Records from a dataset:
========================

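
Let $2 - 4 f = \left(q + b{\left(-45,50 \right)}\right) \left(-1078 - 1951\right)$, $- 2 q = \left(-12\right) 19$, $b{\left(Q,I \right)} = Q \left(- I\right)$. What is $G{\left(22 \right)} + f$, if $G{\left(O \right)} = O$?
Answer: $\frac{3580323}{2} \approx 1.7902 \cdot 10^{6}$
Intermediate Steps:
$b{\left(Q,I \right)} = - I Q$
$q = 114$ ($q = - \frac{\left(-12\right) 19}{2} = \left(- \frac{1}{2}\right) \left(-228\right) = 114$)
$f = \frac{3580279}{2}$ ($f = \frac{1}{2} - \frac{\left(114 - 50 \left(-45\right)\right) \left(-1078 - 1951\right)}{4} = \frac{1}{2} - \frac{\left(114 + 2250\right) \left(-3029\right)}{4} = \frac{1}{2} - \frac{2364 \left(-3029\right)}{4} = \frac{1}{2} - -1790139 = \frac{1}{2} + 1790139 = \frac{3580279}{2} \approx 1.7901 \cdot 10^{6}$)
$G{\left(22 \right)} + f = 22 + \frac{3580279}{2} = \frac{3580323}{2}$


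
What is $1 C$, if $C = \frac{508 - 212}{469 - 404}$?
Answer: $\frac{296}{65} \approx 4.5538$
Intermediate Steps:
$C = \frac{296}{65} \approx 4.5538$
$1 C = 1 \cdot \frac{296}{65} = \frac{296}{65}$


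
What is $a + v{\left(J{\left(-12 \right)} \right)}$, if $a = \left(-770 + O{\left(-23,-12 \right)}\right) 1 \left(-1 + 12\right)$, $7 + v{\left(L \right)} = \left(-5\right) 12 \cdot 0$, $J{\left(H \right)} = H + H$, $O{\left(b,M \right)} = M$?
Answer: $-8609$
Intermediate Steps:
$J{\left(H \right)} = 2 H$
$v{\left(L \right)} = -7$ ($v{\left(L \right)} = -7 + \left(-5\right) 12 \cdot 0 = -7 - 0 = -7 + 0 = -7$)
$a = -8602$ ($a = \left(-770 - 12\right) 1 \left(-1 + 12\right) = - 782 \cdot 1 \cdot 11 = \left(-782\right) 11 = -8602$)
$a + v{\left(J{\left(-12 \right)} \right)} = -8602 - 7 = -8609$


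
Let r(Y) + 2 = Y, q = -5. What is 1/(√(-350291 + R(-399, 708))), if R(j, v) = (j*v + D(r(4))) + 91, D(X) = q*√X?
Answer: -I/√(632692 + 5*√2) ≈ -0.0012572*I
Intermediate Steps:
r(Y) = -2 + Y
D(X) = -5*√X
R(j, v) = 91 - 5*√2 + j*v (R(j, v) = (j*v - 5*√(-2 + 4)) + 91 = (j*v - 5*√2) + 91 = (-5*√2 + j*v) + 91 = 91 - 5*√2 + j*v)
1/(√(-350291 + R(-399, 708))) = 1/(√(-350291 + (91 - 5*√2 - 399*708))) = 1/(√(-350291 + (91 - 5*√2 - 282492))) = 1/(√(-350291 + (-282401 - 5*√2))) = 1/(√(-632692 - 5*√2)) = (-632692 - 5*√2)^(-½)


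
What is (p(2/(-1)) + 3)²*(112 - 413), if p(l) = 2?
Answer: -7525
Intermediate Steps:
(p(2/(-1)) + 3)²*(112 - 413) = (2 + 3)²*(112 - 413) = 5²*(-301) = 25*(-301) = -7525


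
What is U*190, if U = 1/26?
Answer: 95/13 ≈ 7.3077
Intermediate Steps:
U = 1/26 ≈ 0.038462
U*190 = (1/26)*190 = 95/13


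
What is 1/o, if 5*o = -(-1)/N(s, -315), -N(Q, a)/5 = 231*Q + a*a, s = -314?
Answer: -667275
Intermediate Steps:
N(Q, a) = -1155*Q - 5*a² (N(Q, a) = -5*(231*Q + a*a) = -5*(231*Q + a²) = -5*(a² + 231*Q) = -1155*Q - 5*a²)
o = -1/667275 (o = (-(-1)/(-1155*(-314) - 5*(-315)²))/5 = (-(-1)/(362670 - 5*99225))/5 = (-(-1)/(362670 - 496125))/5 = (-(-1)/(-133455))/5 = (-(-1)*(-1)/133455)/5 = (-1*1/133455)/5 = (⅕)*(-1/133455) = -1/667275 ≈ -1.4986e-6)
1/o = 1/(-1/667275) = -667275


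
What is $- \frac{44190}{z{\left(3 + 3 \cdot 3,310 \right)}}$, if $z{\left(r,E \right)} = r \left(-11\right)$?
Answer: $\frac{7365}{22} \approx 334.77$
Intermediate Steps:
$z{\left(r,E \right)} = - 11 r$
$- \frac{44190}{z{\left(3 + 3 \cdot 3,310 \right)}} = - \frac{44190}{\left(-11\right) \left(3 + 3 \cdot 3\right)} = - \frac{44190}{\left(-11\right) \left(3 + 9\right)} = - \frac{44190}{\left(-11\right) 12} = - \frac{44190}{-132} = \left(-44190\right) \left(- \frac{1}{132}\right) = \frac{7365}{22}$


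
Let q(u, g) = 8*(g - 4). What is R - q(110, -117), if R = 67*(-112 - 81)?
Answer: -11963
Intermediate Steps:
q(u, g) = -32 + 8*g (q(u, g) = 8*(-4 + g) = -32 + 8*g)
R = -12931 (R = 67*(-193) = -12931)
R - q(110, -117) = -12931 - (-32 + 8*(-117)) = -12931 - (-32 - 936) = -12931 - 1*(-968) = -12931 + 968 = -11963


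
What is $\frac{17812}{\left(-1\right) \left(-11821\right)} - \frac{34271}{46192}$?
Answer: $\frac{417654413}{546035632} \approx 0.76488$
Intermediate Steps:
$\frac{17812}{\left(-1\right) \left(-11821\right)} - \frac{34271}{46192} = \frac{17812}{11821} - \frac{34271}{46192} = \frac{417654413}{546035632}$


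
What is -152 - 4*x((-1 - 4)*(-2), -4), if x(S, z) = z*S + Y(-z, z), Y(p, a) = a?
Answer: 24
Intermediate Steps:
x(S, z) = z + S*z (x(S, z) = z*S + z = S*z + z = z + S*z)
-152 - 4*x((-1 - 4)*(-2), -4) = -152 - (-16)*(1 + (-1 - 4)*(-2)) = -152 - (-16)*(1 - 5*(-2)) = -152 - (-16)*(1 + 10) = -152 - (-16)*11 = -152 - 4*(-44) = -152 + 176 = 24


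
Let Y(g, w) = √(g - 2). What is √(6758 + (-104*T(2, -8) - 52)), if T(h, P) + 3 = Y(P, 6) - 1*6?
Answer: √(7642 - 104*I*√10) ≈ 87.439 - 1.881*I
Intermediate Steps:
Y(g, w) = √(-2 + g)
T(h, P) = -9 + √(-2 + P) (T(h, P) = -3 + (√(-2 + P) - 1*6) = -3 + (√(-2 + P) - 6) = -3 + (-6 + √(-2 + P)) = -9 + √(-2 + P))
√(6758 + (-104*T(2, -8) - 52)) = √(6758 + (-104*(-9 + √(-2 - 8)) - 52)) = √(6758 + (-104*(-9 + √(-10)) - 52)) = √(6758 + (-104*(-9 + I*√10) - 52)) = √(6758 + ((936 - 104*I*√10) - 52)) = √(6758 + (884 - 104*I*√10)) = √(7642 - 104*I*√10)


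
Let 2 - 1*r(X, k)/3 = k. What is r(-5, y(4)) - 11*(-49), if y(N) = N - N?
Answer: 545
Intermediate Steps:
y(N) = 0
r(X, k) = 6 - 3*k
r(-5, y(4)) - 11*(-49) = (6 - 3*0) - 11*(-49) = (6 + 0) + 539 = 6 + 539 = 545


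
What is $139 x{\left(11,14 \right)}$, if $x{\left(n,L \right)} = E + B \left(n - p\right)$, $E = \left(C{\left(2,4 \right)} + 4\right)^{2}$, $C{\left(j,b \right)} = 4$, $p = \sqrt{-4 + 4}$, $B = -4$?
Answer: $2780$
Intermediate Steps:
$p = 0$ ($p = \sqrt{0} = 0$)
$E = 64$ ($E = \left(4 + 4\right)^{2} = 8^{2} = 64$)
$x{\left(n,L \right)} = 64 - 4 n$ ($x{\left(n,L \right)} = 64 - 4 \left(n - 0\right) = 64 - 4 \left(n + 0\right) = 64 - 4 n$)
$139 x{\left(11,14 \right)} = 139 \left(64 - 44\right) = 139 \cdot 20 = 2780$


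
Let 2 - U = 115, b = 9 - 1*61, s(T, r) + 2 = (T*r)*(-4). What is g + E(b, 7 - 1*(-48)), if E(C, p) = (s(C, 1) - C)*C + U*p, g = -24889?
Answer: -44520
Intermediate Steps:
s(T, r) = -2 - 4*T*r (s(T, r) = -2 + (T*r)*(-4) = -2 - 4*T*r)
b = -52 (b = 9 - 61 = -52)
U = -113 (U = 2 - 1*115 = 2 - 115 = -113)
E(C, p) = -113*p + C*(-2 - 5*C) (E(C, p) = ((-2 - 4*C*1) - C)*C - 113*p = ((-2 - 4*C) - C)*C - 113*p = (-2 - 5*C)*C - 113*p = C*(-2 - 5*C) - 113*p = -113*p + C*(-2 - 5*C))
g + E(b, 7 - 1*(-48)) = -24889 + (-113*(7 - 1*(-48)) - 5*(-52)² - 2*(-52)) = -24889 + (-113*(7 + 48) - 5*2704 + 104) = -24889 + (-113*55 - 13520 + 104) = -24889 + (-6215 - 13520 + 104) = -24889 - 19631 = -44520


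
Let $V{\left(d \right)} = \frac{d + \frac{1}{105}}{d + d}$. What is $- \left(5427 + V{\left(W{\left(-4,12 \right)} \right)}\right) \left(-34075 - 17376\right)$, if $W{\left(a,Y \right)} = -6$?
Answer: $\frac{351855329699}{1260} \approx 2.7925 \cdot 10^{8}$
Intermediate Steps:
$V{\left(d \right)} = \frac{\frac{1}{105} + d}{2 d}$ ($V{\left(d \right)} = \frac{d + \frac{1}{105}}{2 d} = \left(\frac{1}{105} + d\right) \frac{1}{2 d} = \frac{\frac{1}{105} + d}{2 d}$)
$- \left(5427 + V{\left(W{\left(-4,12 \right)} \right)}\right) \left(-34075 - 17376\right) = - \left(5427 + \frac{1 + 105 \left(-6\right)}{210 \left(-6\right)}\right) \left(-34075 - 17376\right) = - \left(5427 + \frac{1}{210} \left(- \frac{1}{6}\right) \left(1 - 630\right)\right) \left(-51451\right) = - \left(5427 + \frac{1}{210} \left(- \frac{1}{6}\right) \left(-629\right)\right) \left(-51451\right) = - \left(5427 + \frac{629}{1260}\right) \left(-51451\right) = - \frac{6838649 \left(-51451\right)}{1260} = \left(-1\right) \left(- \frac{351855329699}{1260}\right) = \frac{351855329699}{1260}$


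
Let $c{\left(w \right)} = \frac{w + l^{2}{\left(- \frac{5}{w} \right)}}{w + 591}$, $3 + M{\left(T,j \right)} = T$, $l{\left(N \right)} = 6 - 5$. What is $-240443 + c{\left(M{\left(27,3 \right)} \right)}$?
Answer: $- \frac{29574484}{123} \approx -2.4044 \cdot 10^{5}$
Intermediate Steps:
$l{\left(N \right)} = 1$
$M{\left(T,j \right)} = -3 + T$
$c{\left(w \right)} = \frac{1 + w}{591 + w}$ ($c{\left(w \right)} = \frac{w + 1^{2}}{w + 591} = \frac{w + 1}{591 + w} = \frac{1 + w}{591 + w}$)
$-240443 + c{\left(M{\left(27,3 \right)} \right)} = -240443 + \frac{1 + \left(-3 + 27\right)}{591 + \left(-3 + 27\right)} = -240443 + \frac{1 + 24}{591 + 24} = -240443 + \frac{1}{615} \cdot 25 = -240443 + \frac{5}{123} = - \frac{29574484}{123}$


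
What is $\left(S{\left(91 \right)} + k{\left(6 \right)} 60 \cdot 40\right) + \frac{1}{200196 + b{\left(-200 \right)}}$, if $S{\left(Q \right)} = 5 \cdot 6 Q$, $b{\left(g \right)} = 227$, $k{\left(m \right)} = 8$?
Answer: $\frac{4395276391}{200423} \approx 21930.0$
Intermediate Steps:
$S{\left(Q \right)} = 30 Q$
$\left(S{\left(91 \right)} + k{\left(6 \right)} 60 \cdot 40\right) + \frac{1}{200196 + b{\left(-200 \right)}} = \left(30 \cdot 91 + 8 \cdot 60 \cdot 40\right) + \frac{1}{200196 + 227} = \left(2730 + 480 \cdot 40\right) + \frac{1}{200423} = \left(2730 + 19200\right) + \frac{1}{200423} = 21930 + \frac{1}{200423} = \frac{4395276391}{200423}$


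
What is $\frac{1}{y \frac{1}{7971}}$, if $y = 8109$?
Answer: $\frac{2657}{2703} \approx 0.98298$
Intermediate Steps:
$\frac{1}{y \frac{1}{7971}} = \frac{1}{8109 \cdot \frac{1}{7971}} = \frac{1}{\frac{2703}{2657}} = \frac{2657}{2703}$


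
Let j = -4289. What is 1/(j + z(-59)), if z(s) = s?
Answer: -1/4348 ≈ -0.00022999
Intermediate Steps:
1/(j + z(-59)) = 1/(-4289 - 59) = 1/(-4348) = -1/4348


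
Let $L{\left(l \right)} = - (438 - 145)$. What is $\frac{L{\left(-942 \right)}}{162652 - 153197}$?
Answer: $- \frac{293}{9455} \approx -0.030989$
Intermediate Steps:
$L{\left(l \right)} = -293$ ($L{\left(l \right)} = \left(-1\right) 293 = -293$)
$\frac{L{\left(-942 \right)}}{162652 - 153197} = - \frac{293}{162652 - 153197} = - \frac{293}{9455}$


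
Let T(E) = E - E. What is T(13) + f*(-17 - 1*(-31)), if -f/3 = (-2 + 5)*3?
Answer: -378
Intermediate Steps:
f = -27 (f = -3*(-2 + 5)*3 = -9*3 = -3*9 = -27)
T(E) = 0
T(13) + f*(-17 - 1*(-31)) = 0 - 27*(-17 - 1*(-31)) = 0 - 27*(-17 + 31) = 0 - 27*14 = 0 - 378 = -378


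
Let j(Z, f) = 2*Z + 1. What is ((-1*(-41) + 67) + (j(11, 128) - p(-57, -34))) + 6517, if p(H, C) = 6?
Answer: 6642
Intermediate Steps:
j(Z, f) = 1 + 2*Z
((-1*(-41) + 67) + (j(11, 128) - p(-57, -34))) + 6517 = ((-1*(-41) + 67) + ((1 + 2*11) - 1*6)) + 6517 = ((41 + 67) + ((1 + 22) - 6)) + 6517 = (108 + (23 - 6)) + 6517 = (108 + 17) + 6517 = 125 + 6517 = 6642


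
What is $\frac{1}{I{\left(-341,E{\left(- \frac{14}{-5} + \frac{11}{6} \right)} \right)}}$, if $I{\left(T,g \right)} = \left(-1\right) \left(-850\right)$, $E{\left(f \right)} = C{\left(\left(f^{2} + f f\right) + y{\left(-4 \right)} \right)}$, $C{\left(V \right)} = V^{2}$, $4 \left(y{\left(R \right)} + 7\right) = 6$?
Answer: $\frac{1}{850} \approx 0.0011765$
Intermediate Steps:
$y{\left(R \right)} = - \frac{11}{2}$ ($y{\left(R \right)} = -7 + \frac{1}{4} \cdot 6 = -7 + \frac{3}{2} = - \frac{11}{2}$)
$E{\left(f \right)} = \left(- \frac{11}{2} + 2 f^{2}\right)^{2}$ ($E{\left(f \right)} = \left(\left(f^{2} + f f\right) - \frac{11}{2}\right)^{2} = \left(\left(f^{2} + f^{2}\right) - \frac{11}{2}\right)^{2} = \left(2 f^{2} - \frac{11}{2}\right)^{2} = \left(- \frac{11}{2} + 2 f^{2}\right)^{2}$)
$I{\left(T,g \right)} = 850$
$\frac{1}{I{\left(-341,E{\left(- \frac{14}{-5} + \frac{11}{6} \right)} \right)}} = \frac{1}{850}$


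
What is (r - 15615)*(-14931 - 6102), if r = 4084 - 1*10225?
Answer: 457593948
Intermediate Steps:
r = -6141 (r = 4084 - 10225 = -6141)
(r - 15615)*(-14931 - 6102) = (-6141 - 15615)*(-14931 - 6102) = -21756*(-21033) = 457593948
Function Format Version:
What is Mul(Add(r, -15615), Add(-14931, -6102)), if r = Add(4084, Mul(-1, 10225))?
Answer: 457593948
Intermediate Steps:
r = -6141 (r = Add(4084, -10225) = -6141)
Mul(Add(r, -15615), Add(-14931, -6102)) = Mul(Add(-6141, -15615), Add(-14931, -6102)) = Mul(-21756, -21033) = 457593948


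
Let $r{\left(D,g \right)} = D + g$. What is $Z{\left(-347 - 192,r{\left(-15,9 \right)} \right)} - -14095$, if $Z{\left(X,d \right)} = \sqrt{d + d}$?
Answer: $14095 + 2 i \sqrt{3} \approx 14095.0 + 3.4641 i$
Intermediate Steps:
$Z{\left(X,d \right)} = \sqrt{2} \sqrt{d}$ ($Z{\left(X,d \right)} = \sqrt{2 d} = \sqrt{2} \sqrt{d}$)
$Z{\left(-347 - 192,r{\left(-15,9 \right)} \right)} - -14095 = \sqrt{2} \sqrt{-15 + 9} - -14095 = \sqrt{2} \sqrt{-6} + 14095 = \sqrt{2} i \sqrt{6} + 14095 = 2 i \sqrt{3} + 14095 = 14095 + 2 i \sqrt{3}$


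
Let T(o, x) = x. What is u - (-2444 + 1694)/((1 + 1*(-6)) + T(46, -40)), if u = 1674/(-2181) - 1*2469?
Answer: -5422913/2181 ≈ -2486.4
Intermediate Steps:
u = -1795521/727 (u = 1674*(-1/2181) - 2469 = -558/727 - 2469 = -1795521/727 ≈ -2469.8)
u - (-2444 + 1694)/((1 + 1*(-6)) + T(46, -40)) = -1795521/727 - (-2444 + 1694)/((1 + 1*(-6)) - 40) = -1795521/727 - (-750)/((1 - 6) - 40) = -1795521/727 - (-750)/(-5 - 40) = -1795521/727 - (-750)/(-45) = -1795521/727 - (-750)*(-1)/45 = -1795521/727 - 1*50/3 = -1795521/727 - 50/3 = -5422913/2181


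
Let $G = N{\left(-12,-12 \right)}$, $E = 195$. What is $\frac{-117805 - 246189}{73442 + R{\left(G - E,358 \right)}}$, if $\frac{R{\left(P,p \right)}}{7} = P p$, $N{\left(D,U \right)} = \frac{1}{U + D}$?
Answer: $\frac{4367928}{4983989} \approx 0.87639$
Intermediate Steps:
$N{\left(D,U \right)} = \frac{1}{D + U}$
$G = - \frac{1}{24}$ ($G = \frac{1}{-12 - 12} = \frac{1}{-24} = - \frac{1}{24} \approx -0.041667$)
$R{\left(P,p \right)} = 7 P p$
$\frac{-117805 - 246189}{73442 + R{\left(G - E,358 \right)}} = \frac{-117805 - 246189}{73442 + 7 \left(- \frac{1}{24} - 195\right) 358} = - \frac{363994}{73442 + 7 \left(- \frac{1}{24} - 195\right) 358} = - \frac{363994}{73442 + 7 \left(- \frac{4681}{24}\right) 358} = - \frac{363994}{73442 - \frac{5865293}{12}} = - \frac{363994}{- \frac{4983989}{12}} = \left(-363994\right) \left(- \frac{12}{4983989}\right) = \frac{4367928}{4983989}$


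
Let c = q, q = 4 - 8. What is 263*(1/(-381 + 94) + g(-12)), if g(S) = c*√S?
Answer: -263/287 - 2104*I*√3 ≈ -0.91638 - 3644.2*I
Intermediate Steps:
q = -4
c = -4
g(S) = -4*√S
263*(1/(-381 + 94) + g(-12)) = 263*(1/(-381 + 94) - 8*I*√3) = 263*(1/(-287) - 8*I*√3) = 263*(-1/287 - 8*I*√3) = -263/287 - 2104*I*√3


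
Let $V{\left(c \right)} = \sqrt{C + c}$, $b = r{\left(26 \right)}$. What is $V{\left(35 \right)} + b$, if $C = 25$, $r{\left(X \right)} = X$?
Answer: $26 + 2 \sqrt{15} \approx 33.746$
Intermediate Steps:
$b = 26$
$V{\left(c \right)} = \sqrt{25 + c}$
$V{\left(35 \right)} + b = \sqrt{25 + 35} + 26 = \sqrt{60} + 26 = 2 \sqrt{15} + 26 = 26 + 2 \sqrt{15}$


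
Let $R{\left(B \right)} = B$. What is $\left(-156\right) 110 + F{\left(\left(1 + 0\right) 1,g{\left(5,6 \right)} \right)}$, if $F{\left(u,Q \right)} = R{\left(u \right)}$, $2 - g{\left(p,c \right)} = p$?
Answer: $-17159$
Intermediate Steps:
$g{\left(p,c \right)} = 2 - p$
$F{\left(u,Q \right)} = u$
$\left(-156\right) 110 + F{\left(\left(1 + 0\right) 1,g{\left(5,6 \right)} \right)} = \left(-156\right) 110 + \left(1 + 0\right) 1 = -17160 + 1 \cdot 1 = -17160 + 1 = -17159$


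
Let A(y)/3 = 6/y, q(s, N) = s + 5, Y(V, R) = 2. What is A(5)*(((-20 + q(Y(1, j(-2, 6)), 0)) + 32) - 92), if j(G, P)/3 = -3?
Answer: -1314/5 ≈ -262.80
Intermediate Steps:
j(G, P) = -9 (j(G, P) = 3*(-3) = -9)
q(s, N) = 5 + s
A(y) = 18/y (A(y) = 3*(6/y) = 18/y)
A(5)*(((-20 + q(Y(1, j(-2, 6)), 0)) + 32) - 92) = (18/5)*(((-20 + (5 + 2)) + 32) - 92) = (18*(1/5))*(((-20 + 7) + 32) - 92) = 18*((-13 + 32) - 92)/5 = 18*(19 - 92)/5 = (18/5)*(-73) = -1314/5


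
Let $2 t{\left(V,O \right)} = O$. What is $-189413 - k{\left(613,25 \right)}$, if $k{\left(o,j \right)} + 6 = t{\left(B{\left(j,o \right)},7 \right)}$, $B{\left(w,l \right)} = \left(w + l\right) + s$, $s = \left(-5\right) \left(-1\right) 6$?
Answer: $- \frac{378821}{2} \approx -1.8941 \cdot 10^{5}$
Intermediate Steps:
$s = 30$ ($s = 5 \cdot 6 = 30$)
$B{\left(w,l \right)} = 30 + l + w$ ($B{\left(w,l \right)} = \left(w + l\right) + 30 = \left(l + w\right) + 30 = 30 + l + w$)
$t{\left(V,O \right)} = \frac{O}{2}$
$k{\left(o,j \right)} = - \frac{5}{2}$ ($k{\left(o,j \right)} = -6 + \frac{1}{2} \cdot 7 = -6 + \frac{7}{2} = - \frac{5}{2}$)
$-189413 - k{\left(613,25 \right)} = -189413 - - \frac{5}{2} = -189413 + \frac{5}{2} = - \frac{378821}{2}$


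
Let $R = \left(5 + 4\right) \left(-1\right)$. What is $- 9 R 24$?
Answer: $1944$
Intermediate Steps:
$R = -9$ ($R = 9 \left(-1\right) = -9$)
$- 9 R 24 = \left(-9\right) \left(-9\right) 24 = 81 \cdot 24 = 1944$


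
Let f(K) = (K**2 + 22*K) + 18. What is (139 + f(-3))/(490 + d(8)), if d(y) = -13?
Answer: 100/477 ≈ 0.20964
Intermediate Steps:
f(K) = 18 + K**2 + 22*K
(139 + f(-3))/(490 + d(8)) = (139 + (18 + (-3)**2 + 22*(-3)))/(490 - 13) = (139 + (18 + 9 - 66))/477 = (139 - 39)*(1/477) = 100*(1/477) = 100/477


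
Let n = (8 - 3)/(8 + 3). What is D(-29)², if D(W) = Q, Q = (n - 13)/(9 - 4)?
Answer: 19044/3025 ≈ 6.2955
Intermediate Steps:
n = 5/11 ≈ 0.45455
Q = -138/55 (Q = (5/11 - 13)/(9 - 4) = -138/11/5 = -138/11*⅕ = -138/55 ≈ -2.5091)
D(W) = -138/55
D(-29)² = (-138/55)² = 19044/3025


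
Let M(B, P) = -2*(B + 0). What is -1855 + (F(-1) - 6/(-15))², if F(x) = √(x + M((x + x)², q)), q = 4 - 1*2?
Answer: -46596/25 + 12*I/5 ≈ -1863.8 + 2.4*I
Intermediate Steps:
q = 2 (q = 4 - 2 = 2)
M(B, P) = -2*B
F(x) = √(x - 8*x²) (F(x) = √(x - 2*(x + x)²) = √(x - 2*4*x²) = √(x - 8*x²))
-1855 + (F(-1) - 6/(-15))² = -1855 + (√(-(1 - 8*(-1))) - 6/(-15))² = -1855 + (√(-(1 + 8)) - 6*(-1/15))² = -1855 + (√(-1*9) + ⅖)² = -1855 + (√(-9) + ⅖)² = -1855 + (3*I + ⅖)² = -1855 + (⅖ + 3*I)²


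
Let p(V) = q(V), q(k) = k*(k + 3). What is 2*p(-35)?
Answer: 2240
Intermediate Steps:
q(k) = k*(3 + k)
p(V) = V*(3 + V)
2*p(-35) = 2*(-35*(3 - 35)) = 2*(-35*(-32)) = 2*1120 = 2240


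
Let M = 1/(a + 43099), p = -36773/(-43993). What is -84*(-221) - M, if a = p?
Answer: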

========================

● Problem
The answer must be the line containing "Answer: -46596/25 + 12*I/5 ≈ -1863.8 + 2.4*I" and every line after it through the end of the records, repeated exactly.

● Solution for this problem
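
Answer: -46596/25 + 12*I/5 ≈ -1863.8 + 2.4*I
Intermediate Steps:
q = 2 (q = 4 - 2 = 2)
M(B, P) = -2*B
F(x) = √(x - 8*x²) (F(x) = √(x - 2*(x + x)²) = √(x - 2*4*x²) = √(x - 8*x²))
-1855 + (F(-1) - 6/(-15))² = -1855 + (√(-(1 - 8*(-1))) - 6/(-15))² = -1855 + (√(-(1 + 8)) - 6*(-1/15))² = -1855 + (√(-1*9) + ⅖)² = -1855 + (√(-9) + ⅖)² = -1855 + (3*I + ⅖)² = -1855 + (⅖ + 3*I)²


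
Let p(V) = q(V), q(k) = k*(k + 3). What is 2*p(-35)?
Answer: 2240
Intermediate Steps:
q(k) = k*(3 + k)
p(V) = V*(3 + V)
2*p(-35) = 2*(-35*(3 - 35)) = 2*(-35*(-32)) = 2*1120 = 2240


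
Let M = 1/(a + 43099), p = -36773/(-43993). What is -84*(-221) - M, if a = p?
Answer: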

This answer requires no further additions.